* _Exercise goal_
This exercise requires an exact copy of each line from the one containing "A ground distance" down to the last line below.

* _Records for the exercise_
● ● ● ●

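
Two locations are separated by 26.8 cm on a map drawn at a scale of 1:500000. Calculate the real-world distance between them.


ground = 26.8 cm * 500000 / 100 = 134000.0 m = 134.0 km

134.0 km


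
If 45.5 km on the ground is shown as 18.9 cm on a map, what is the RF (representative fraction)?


ground = 45.5 km = 4550000 cm; RF denominator = ground / map = 4550000 / 18.9 ≈ 240741; RF = 1:240741

1:240741


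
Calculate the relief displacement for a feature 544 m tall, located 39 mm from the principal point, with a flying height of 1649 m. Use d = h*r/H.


d = h * r / H = 544 * 39 / 1649 = 12.87 mm

12.87 mm


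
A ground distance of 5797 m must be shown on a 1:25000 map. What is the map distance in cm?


map_cm = 5797 * 100 / 25000 = 23.188 cm ≈ 23.19 cm

23.19 cm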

● ● ● ●

* _Output for this task_
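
A ground distance of 5797 m must be shown on a 1:25000 map. What is the map distance in cm?


map_cm = 5797 * 100 / 25000 = 23.188 cm ≈ 23.19 cm

23.19 cm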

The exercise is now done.